(Saved entries)
◇ ◇ ◇ ◇ ◇ ◇ ◇

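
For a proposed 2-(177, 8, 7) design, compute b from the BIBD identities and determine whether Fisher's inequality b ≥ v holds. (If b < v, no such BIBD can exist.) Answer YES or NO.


r = λ(v − 1)/(k − 1) = 7·176/7 = 176.
b = vr/k = 177·176/8 = 3894.
Fisher's inequality: b ≥ v ⇔ 3894 ≥ 177? YES.

YES


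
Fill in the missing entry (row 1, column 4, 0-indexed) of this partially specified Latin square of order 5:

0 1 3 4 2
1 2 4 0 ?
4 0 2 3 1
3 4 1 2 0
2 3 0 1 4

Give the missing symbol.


Row 1 contains symbols [0, 1, 2, 4] — missing [3].
Column 4 contains symbols [0, 1, 2, 4] — missing [3].
The missing symbol must appear in both missing sets; intersection = [3].
Therefore the hidden value is 3.

Missing value = 3.


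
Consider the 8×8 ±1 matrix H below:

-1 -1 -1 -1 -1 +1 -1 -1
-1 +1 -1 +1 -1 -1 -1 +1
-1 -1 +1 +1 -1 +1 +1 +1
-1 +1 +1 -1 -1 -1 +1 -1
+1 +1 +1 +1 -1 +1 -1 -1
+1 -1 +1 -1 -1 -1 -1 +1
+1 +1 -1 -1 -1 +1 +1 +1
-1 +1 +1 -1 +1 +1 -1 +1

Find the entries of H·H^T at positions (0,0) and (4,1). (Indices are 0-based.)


Row 0 of H: [-1, -1, -1, -1, -1, 1, -1, -1].
Row 1 of H: [-1, 1, -1, 1, -1, -1, -1, 1].
Row 4 of H: [1, 1, 1, 1, -1, 1, -1, -1].
(H·H^T)[0][0] = Σ_j H[0][j]·H[0][j] = (-1)² + (-1)² + (-1)² + (-1)² + (-1)² + (1)² + (-1)² + (-1)² = 1 + 1 + 1 + 1 + 1 + 1 + 1 + 1 = 8.
(H·H^T)[4][1] = Σ_j H[4][j]·H[1][j] = (1)·(-1) + (1)·(1) + (1)·(-1) + (1)·(1) + (-1)·(-1) + (1)·(-1) + (-1)·(-1) + (-1)·(1) = -1 + 1 + -1 + 1 + 1 + -1 + 1 + -1 = 0.
So rows 4 and 1 are orthogonal; the diagonal entry equals n = 8.

(0,0) entry = 8; (4,1) entry = 0.


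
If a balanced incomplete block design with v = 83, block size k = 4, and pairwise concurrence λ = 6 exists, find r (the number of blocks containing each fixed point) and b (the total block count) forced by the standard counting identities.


Any 2-(v, k, λ) BIBD satisfies two necessary conditions:
  (i)  Each point sits in r blocks, and counting incidences through any fixed point gives r(k − 1) = λ(v − 1), so r = λ(v − 1)/(k − 1).
  (ii) Total incidences bk = vr, so b = vr/k.
Step 1: r = λ(v − 1)/(k − 1) = 6·(83 − 1)/(4 − 1) = 6·82/3 = 492/3 = 164.
Step 2: b = vr/k = 83·164/4 = 13612/4 = 3403.
Check integrality: r = 164 ∈ Z ✓, b = 3403 ∈ Z ✓.
(These identities are necessary conditions: they determine r and b for any design with these parameters, but do not by themselves prove that one exists.)

r = 164, b = 3403.


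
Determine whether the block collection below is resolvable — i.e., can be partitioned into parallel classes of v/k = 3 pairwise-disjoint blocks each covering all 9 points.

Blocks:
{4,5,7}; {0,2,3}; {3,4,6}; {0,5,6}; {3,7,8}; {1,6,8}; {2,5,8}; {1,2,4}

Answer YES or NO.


v = 9, block size k = 3, number of blocks = 8.
For resolvability, blocks must partition into parallel classes of size v/k = 3.
Total blocks must therefore be a multiple of 3: 8 = 3·2 + 2 ⇒ not divisible ✗.
Resolvable? NO.

NO


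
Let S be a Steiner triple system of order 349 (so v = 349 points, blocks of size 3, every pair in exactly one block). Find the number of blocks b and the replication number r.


An STS(v) is a 2-(v, 3, 1) BIBD: block size k = 3, λ = 1.
Replication: r(k − 1) = λ(v − 1) ⇒ r·2 = 349 − 1 = 348 ⇒ r = 174.
Block count: b = v(v − 1)/6 = 349·348/6 = 121452/6 = 20242.

r = 174, b = 20242.


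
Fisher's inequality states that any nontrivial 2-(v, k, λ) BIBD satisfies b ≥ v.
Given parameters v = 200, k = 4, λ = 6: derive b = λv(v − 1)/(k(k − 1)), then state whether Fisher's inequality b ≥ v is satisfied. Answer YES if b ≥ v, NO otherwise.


b = λv(v − 1)/(k(k − 1)) = 6·200·199/(4·3) = 238800/12 = 19900.
Compare with v = 200: b ≥ v, so Fisher's inequality holds.

YES


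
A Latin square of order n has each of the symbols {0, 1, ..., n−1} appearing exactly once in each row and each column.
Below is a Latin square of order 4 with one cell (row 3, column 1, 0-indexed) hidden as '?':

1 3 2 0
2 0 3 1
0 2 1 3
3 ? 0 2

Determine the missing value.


Row 3 contains symbols [0, 2, 3] — missing [1].
Column 1 contains symbols [0, 2, 3] — missing [1].
The missing symbol must appear in both missing sets; intersection = [1].
Therefore the hidden value is 1.

Missing value = 1.


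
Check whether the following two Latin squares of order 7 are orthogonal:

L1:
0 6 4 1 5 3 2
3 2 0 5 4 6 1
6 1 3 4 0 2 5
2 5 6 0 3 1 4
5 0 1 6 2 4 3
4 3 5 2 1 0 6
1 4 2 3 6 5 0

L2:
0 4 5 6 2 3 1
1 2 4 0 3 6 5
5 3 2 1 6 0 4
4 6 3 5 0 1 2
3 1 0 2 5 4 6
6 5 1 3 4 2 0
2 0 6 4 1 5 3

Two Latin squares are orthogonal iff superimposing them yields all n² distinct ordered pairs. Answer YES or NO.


Form the n² = 49 superimposed pairs (L1[i][j], L2[i][j]), row by row (rows and columns indexed from 0):
row 0: (0,0) (6,4) (4,5) (1,6) (5,2) (3,3) (2,1)
row 1: (3,1) (2,2) (0,4) (5,0) (4,3) (6,6) (1,5)
row 2: (6,5) (1,3) (3,2) (4,1) (0,6) (2,0) (5,4)
row 3: (2,4) (5,6) (6,3) (0,5) (3,0) (1,1) (4,2)
row 4: (5,3) (0,1) (1,0) (6,2) (2,5) (4,4) (3,6)
row 5: (4,6) (3,5) (5,1) (2,3) (1,4) (0,2) (6,0)
row 6: (1,2) (4,0) (2,6) (3,4) (6,1) (5,5) (0,3)
Orthogonality requires all 49 pairs distinct.
Check by first coordinate: for each symbol s of L1, list the L2 entries in the n cells where L1 = s; they must all differ.
  L1 = 0: L2 entries (in reading order) 0, 4, 6, 5, 1, 2, 3 — all 7 distinct ✓
  L1 = 1: L2 entries (in reading order) 6, 5, 3, 1, 0, 4, 2 — all 7 distinct ✓
  L1 = 2: L2 entries (in reading order) 1, 2, 0, 4, 5, 3, 6 — all 7 distinct ✓
  L1 = 3: L2 entries (in reading order) 3, 1, 2, 0, 6, 5, 4 — all 7 distinct ✓
  L1 = 4: L2 entries (in reading order) 5, 3, 1, 2, 4, 6, 0 — all 7 distinct ✓
  L1 = 5: L2 entries (in reading order) 2, 0, 4, 6, 3, 1, 5 — all 7 distinct ✓
  L1 = 6: L2 entries (in reading order) 4, 6, 5, 3, 2, 0, 1 — all 7 distinct ✓
Every symbol of L1 meets every symbol of L2 exactly once, so all 49 pairs are distinct (49 of 49).
Conclusion: YES.

YES


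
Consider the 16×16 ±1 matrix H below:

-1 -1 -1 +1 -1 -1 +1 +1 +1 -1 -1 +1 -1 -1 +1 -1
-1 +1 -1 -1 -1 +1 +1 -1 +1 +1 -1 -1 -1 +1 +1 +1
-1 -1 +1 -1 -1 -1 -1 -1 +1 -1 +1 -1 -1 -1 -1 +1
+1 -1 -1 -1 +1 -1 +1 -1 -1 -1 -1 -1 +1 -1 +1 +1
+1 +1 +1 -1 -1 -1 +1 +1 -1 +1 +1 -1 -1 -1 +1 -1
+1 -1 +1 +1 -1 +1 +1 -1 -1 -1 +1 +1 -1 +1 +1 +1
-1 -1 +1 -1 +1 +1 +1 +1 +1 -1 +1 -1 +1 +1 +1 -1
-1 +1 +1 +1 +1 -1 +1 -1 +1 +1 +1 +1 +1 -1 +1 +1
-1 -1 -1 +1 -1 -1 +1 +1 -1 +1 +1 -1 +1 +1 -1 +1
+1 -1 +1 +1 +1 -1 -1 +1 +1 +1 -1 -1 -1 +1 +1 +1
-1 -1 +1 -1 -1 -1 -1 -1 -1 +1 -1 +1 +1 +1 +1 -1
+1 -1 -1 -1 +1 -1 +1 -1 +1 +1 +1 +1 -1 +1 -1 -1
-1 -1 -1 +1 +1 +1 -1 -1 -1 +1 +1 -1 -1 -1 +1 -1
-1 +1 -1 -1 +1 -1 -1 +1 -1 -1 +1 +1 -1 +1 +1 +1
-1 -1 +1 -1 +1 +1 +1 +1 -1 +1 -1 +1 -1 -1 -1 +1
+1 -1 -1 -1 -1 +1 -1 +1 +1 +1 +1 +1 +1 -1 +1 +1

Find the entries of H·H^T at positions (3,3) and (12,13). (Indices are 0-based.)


Row 3 of H: [1, -1, -1, -1, 1, -1, 1, -1, -1, -1, -1, -1, 1, -1, 1, 1].
Row 12 of H: [-1, -1, -1, 1, 1, 1, -1, -1, -1, 1, 1, -1, -1, -1, 1, -1].
Row 13 of H: [-1, 1, -1, -1, 1, -1, -1, 1, -1, -1, 1, 1, -1, 1, 1, 1].
(H·H^T)[3][3] = Σ_j H[3][j]·H[3][j] = (1)² + (-1)² + (-1)² + (-1)² + (1)² + (-1)² + (1)² + (-1)² + (-1)² + (-1)² + (-1)² + (-1)² + (1)² + (-1)² + (1)² + (1)² = 1 + 1 + 1 + 1 + 1 + 1 + 1 + 1 + 1 + 1 + 1 + 1 + 1 + 1 + 1 + 1 = 16.
(H·H^T)[12][13] = Σ_j H[12][j]·H[13][j] = (-1)·(-1) + (-1)·(1) + (-1)·(-1) + (1)·(-1) + (1)·(1) + (1)·(-1) + (-1)·(-1) + (-1)·(1) + (-1)·(-1) + (1)·(-1) + (1)·(1) + (-1)·(1) + (-1)·(-1) + (-1)·(1) + (1)·(1) + (-1)·(1) = 1 + -1 + 1 + -1 + 1 + -1 + 1 + -1 + 1 + -1 + 1 + -1 + 1 + -1 + 1 + -1 = 0.
So rows 12 and 13 are orthogonal; the diagonal entry equals n = 16.

(3,3) entry = 16; (12,13) entry = 0.


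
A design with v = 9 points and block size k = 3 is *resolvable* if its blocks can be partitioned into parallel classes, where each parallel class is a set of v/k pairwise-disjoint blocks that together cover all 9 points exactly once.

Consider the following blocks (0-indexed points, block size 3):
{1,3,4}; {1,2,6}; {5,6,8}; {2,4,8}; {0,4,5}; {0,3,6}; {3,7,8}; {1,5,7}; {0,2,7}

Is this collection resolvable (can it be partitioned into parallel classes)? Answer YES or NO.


v = 9, block size k = 3, number of blocks = 9.
For resolvability, blocks must partition into parallel classes of size v/k = 3.
Total blocks must therefore be a multiple of 3: 9 = 3·3 + 0 ⇒ divisible ✓.
Greedy packing gives 3 candidate class(es). Each should be a full parallel class (size 3, covers all 9 points).
  Class 1 (3 blocks): {1,3,4}; {5,6,8}; {0,2,7}. Points covered: [0, 1, 2, 3, 4, 5, 6, 7, 8].
  Class 2 (3 blocks): {1,2,6}; {0,4,5}; {3,7,8}. Points covered: [0, 1, 2, 3, 4, 5, 6, 7, 8].
  Class 3 (3 blocks): {2,4,8}; {0,3,6}; {1,5,7}. Points covered: [0, 1, 2, 3, 4, 5, 6, 7, 8].
All classes full (size 3)? YES. All classes cover every point? YES.
Resolvable? YES.

YES


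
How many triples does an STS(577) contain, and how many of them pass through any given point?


An STS(v) is a 2-(v, 3, 1) BIBD: block size k = 3, λ = 1.
Replication: r(k − 1) = λ(v − 1) ⇒ r·2 = 577 − 1 = 576 ⇒ r = 288.
Block count: b = v(v − 1)/6 = 577·576/6 = 332352/6 = 55392.

r = 288, b = 55392.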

◇ ◇ ◇ ◇ ◇ ◇ ◇

Every line of the records containing the word "following" must appear in the answer.

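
Check whether the following two Latin squares of order 7 are orthogonal:
Consider the following blocks (0-indexed points, block size 3):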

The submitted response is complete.